■ **EXERCISE DESCRIPTION**: From the first line to the last, transcribe the data exactly.

Stored dataset items
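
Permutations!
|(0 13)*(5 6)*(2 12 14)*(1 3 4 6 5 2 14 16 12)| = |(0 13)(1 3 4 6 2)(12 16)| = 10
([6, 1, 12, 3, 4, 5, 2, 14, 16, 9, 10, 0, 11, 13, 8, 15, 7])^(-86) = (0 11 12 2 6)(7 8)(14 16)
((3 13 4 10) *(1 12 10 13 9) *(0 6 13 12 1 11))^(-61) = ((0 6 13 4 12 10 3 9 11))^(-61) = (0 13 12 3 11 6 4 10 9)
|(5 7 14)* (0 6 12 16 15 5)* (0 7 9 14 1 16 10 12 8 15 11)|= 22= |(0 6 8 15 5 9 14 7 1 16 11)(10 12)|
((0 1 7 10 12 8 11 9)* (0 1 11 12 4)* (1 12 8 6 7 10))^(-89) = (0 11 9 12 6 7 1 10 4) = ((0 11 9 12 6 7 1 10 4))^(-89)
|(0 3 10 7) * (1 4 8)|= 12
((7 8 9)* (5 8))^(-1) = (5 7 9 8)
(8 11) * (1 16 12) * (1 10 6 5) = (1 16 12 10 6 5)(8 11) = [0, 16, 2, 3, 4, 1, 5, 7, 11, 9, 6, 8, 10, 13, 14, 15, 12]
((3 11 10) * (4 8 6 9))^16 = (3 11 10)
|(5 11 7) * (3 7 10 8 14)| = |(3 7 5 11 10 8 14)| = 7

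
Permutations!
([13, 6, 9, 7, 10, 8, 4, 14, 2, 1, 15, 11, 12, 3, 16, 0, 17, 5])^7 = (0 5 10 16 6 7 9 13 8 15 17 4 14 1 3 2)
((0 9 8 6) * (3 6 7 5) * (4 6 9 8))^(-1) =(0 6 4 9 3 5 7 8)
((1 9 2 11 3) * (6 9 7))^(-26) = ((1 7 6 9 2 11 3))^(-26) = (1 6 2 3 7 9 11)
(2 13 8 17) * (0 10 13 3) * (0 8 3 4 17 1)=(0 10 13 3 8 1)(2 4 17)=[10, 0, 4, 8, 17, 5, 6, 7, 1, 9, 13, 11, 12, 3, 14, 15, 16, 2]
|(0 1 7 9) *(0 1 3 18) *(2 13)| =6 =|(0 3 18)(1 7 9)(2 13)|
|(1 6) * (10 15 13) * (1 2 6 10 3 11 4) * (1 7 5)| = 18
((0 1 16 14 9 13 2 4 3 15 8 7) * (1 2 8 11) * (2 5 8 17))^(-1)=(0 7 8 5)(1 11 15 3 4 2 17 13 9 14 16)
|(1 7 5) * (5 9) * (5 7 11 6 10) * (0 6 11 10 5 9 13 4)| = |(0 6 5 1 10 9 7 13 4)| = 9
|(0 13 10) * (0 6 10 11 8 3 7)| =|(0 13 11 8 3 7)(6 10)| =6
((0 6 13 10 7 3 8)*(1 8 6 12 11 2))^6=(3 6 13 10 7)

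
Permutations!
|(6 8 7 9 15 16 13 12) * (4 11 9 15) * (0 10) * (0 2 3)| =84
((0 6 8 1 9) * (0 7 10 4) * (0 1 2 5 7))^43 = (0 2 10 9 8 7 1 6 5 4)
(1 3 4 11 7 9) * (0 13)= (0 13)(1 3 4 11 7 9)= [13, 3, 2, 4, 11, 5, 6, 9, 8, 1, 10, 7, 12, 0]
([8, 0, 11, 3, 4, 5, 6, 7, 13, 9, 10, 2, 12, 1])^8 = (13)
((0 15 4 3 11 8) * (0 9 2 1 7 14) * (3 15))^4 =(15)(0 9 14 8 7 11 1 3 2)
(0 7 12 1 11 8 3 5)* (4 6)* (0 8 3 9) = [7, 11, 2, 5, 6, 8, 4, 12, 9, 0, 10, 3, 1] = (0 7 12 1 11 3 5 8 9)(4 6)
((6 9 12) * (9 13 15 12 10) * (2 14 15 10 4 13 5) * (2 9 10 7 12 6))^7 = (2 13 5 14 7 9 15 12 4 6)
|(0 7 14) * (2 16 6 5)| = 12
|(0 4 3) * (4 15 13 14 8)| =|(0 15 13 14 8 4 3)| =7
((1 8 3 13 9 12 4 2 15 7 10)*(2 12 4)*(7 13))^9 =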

■ **OUTPUT**:
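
Permutations!
|(0 13)*(5 6)*(2 12 14)*(1 3 4 6 5 2 14 16 12)| = |(0 13)(1 3 4 6 2)(12 16)| = 10
([6, 1, 12, 3, 4, 5, 2, 14, 16, 9, 10, 0, 11, 13, 8, 15, 7])^(-86) = (0 11 12 2 6)(7 8)(14 16)
((3 13 4 10) *(1 12 10 13 9) *(0 6 13 12 1 11))^(-61) = ((0 6 13 4 12 10 3 9 11))^(-61) = (0 13 12 3 11 6 4 10 9)
|(5 7 14)* (0 6 12 16 15 5)* (0 7 9 14 1 16 10 12 8 15 11)|= 22= |(0 6 8 15 5 9 14 7 1 16 11)(10 12)|
((0 1 7 10 12 8 11 9)* (0 1 11 12 4)* (1 12 8 6 7 10))^(-89) = (0 11 9 12 6 7 1 10 4) = ((0 11 9 12 6 7 1 10 4))^(-89)
|(0 3 10 7) * (1 4 8)|= 12
((7 8 9)* (5 8))^(-1) = (5 7 9 8)
(8 11) * (1 16 12) * (1 10 6 5) = (1 16 12 10 6 5)(8 11) = [0, 16, 2, 3, 4, 1, 5, 7, 11, 9, 6, 8, 10, 13, 14, 15, 12]
((3 11 10) * (4 8 6 9))^16 = (3 11 10)
|(5 11 7) * (3 7 10 8 14)| = |(3 7 5 11 10 8 14)| = 7

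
Permutations!
([13, 6, 9, 7, 10, 8, 4, 14, 2, 1, 15, 11, 12, 3, 16, 0, 17, 5])^7 = (0 5 10 16 6 7 9 13 8 15 17 4 14 1 3 2)
((0 9 8 6) * (3 6 7 5) * (4 6 9 8))^(-1) =(0 6 4 9 3 5 7 8)
((1 9 2 11 3) * (6 9 7))^(-26) = ((1 7 6 9 2 11 3))^(-26) = (1 6 2 3 7 9 11)
(2 13 8 17) * (0 10 13 3) * (0 8 3 4 17 1)=(0 10 13 3 8 1)(2 4 17)=[10, 0, 4, 8, 17, 5, 6, 7, 1, 9, 13, 11, 12, 3, 14, 15, 16, 2]
|(0 1 7 9) *(0 1 3 18) *(2 13)| =6 =|(0 3 18)(1 7 9)(2 13)|
|(1 6) * (10 15 13) * (1 2 6 10 3 11 4) * (1 7 5)| = 18
((0 1 16 14 9 13 2 4 3 15 8 7) * (1 2 8 11) * (2 5 8 17))^(-1)=(0 7 8 5)(1 11 15 3 4 2 17 13 9 14 16)
|(1 7 5) * (5 9) * (5 7 11 6 10) * (0 6 11 10 5 9 13 4)| = |(0 6 5 1 10 9 7 13 4)| = 9
|(0 13 10) * (0 6 10 11 8 3 7)| =|(0 13 11 8 3 7)(6 10)| =6
((0 6 13 10 7 3 8)*(1 8 6 12 11 2))^6=(3 6 13 10 7)

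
Permutations!
|(6 8 7 9 15 16 13 12) * (4 11 9 15) * (0 10) * (0 2 3)| =84
((0 6 8 1 9) * (0 7 10 4) * (0 1 2 5 7))^43 = (0 2 10 9 8 7 1 6 5 4)
(1 3 4 11 7 9) * (0 13)= (0 13)(1 3 4 11 7 9)= [13, 3, 2, 4, 11, 5, 6, 9, 8, 1, 10, 7, 12, 0]
([8, 0, 11, 3, 4, 5, 6, 7, 13, 9, 10, 2, 12, 1])^8 = (13)
((0 15 4 3 11 8) * (0 9 2 1 7 14) * (3 15))^4 =(15)(0 9 14 8 7 11 1 3 2)
(0 7 12 1 11 8 3 5)* (4 6)* (0 8 3 9) = [7, 11, 2, 5, 6, 8, 4, 12, 9, 0, 10, 3, 1] = (0 7 12 1 11 3 5 8 9)(4 6)
((6 9 12) * (9 13 15 12 10) * (2 14 15 10 4 13 5) * (2 9 10 7 12 6))^7 = (2 13 5 14 7 9 15 12 4 6)
|(0 7 14) * (2 16 6 5)| = 12
|(0 4 3) * (4 15 13 14 8)| =|(0 15 13 14 8 4 3)| =7
((1 8 3 13 9 12 4 2 15 7 10)*(2 12 4)*(7 13))^9 =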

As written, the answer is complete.